== Raw data
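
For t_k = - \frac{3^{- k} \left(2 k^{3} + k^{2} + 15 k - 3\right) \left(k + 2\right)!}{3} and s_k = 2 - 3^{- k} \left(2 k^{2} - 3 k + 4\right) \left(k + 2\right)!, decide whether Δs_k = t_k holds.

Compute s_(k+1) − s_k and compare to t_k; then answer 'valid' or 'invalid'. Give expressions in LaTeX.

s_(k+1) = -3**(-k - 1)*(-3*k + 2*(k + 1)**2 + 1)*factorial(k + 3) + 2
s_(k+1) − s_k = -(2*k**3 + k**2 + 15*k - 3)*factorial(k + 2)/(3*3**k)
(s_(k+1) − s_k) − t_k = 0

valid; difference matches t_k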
====
== Raw data
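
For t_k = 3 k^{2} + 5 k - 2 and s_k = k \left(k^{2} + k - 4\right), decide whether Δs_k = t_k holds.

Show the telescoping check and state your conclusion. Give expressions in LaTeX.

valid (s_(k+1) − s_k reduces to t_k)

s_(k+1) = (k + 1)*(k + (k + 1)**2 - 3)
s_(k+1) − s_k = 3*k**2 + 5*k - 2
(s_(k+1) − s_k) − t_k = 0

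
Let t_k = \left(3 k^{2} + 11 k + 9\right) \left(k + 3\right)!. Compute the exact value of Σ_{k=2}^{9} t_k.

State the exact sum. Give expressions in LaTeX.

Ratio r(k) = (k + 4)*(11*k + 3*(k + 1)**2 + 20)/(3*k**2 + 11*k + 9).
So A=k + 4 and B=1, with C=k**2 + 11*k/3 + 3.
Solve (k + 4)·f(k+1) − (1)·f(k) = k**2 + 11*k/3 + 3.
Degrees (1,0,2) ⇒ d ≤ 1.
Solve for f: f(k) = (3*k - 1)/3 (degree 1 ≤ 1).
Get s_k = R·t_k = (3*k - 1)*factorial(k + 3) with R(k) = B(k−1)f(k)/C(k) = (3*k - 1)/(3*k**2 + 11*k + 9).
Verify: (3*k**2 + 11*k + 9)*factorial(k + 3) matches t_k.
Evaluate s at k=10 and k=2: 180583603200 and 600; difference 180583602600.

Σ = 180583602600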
====
== Raw data
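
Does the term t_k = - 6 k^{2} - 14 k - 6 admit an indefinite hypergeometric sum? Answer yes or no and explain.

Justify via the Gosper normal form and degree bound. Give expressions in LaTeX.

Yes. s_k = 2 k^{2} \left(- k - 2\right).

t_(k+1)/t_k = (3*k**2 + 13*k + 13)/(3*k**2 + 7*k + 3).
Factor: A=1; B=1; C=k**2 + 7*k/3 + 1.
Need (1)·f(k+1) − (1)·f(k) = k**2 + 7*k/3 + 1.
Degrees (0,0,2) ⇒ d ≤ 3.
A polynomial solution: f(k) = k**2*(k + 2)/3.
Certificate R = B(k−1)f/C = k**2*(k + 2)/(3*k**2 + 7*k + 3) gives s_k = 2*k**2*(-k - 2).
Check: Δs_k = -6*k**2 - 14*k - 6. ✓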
====
From the listing above, return every line that carries the string "whether".

#### Response
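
For t_k = - \frac{3^{- k} \left(2 k^{3} + k^{2} + 15 k - 3\right) \left(k + 2\right)!}{3} and s_k = 2 - 3^{- k} \left(2 k^{2} - 3 k + 4\right) \left(k + 2\right)!, decide whether Δs_k = t_k holds.
For t_k = 3 k^{2} + 5 k - 2 and s_k = k \left(k^{2} + k - 4\right), decide whether Δs_k = t_k holds.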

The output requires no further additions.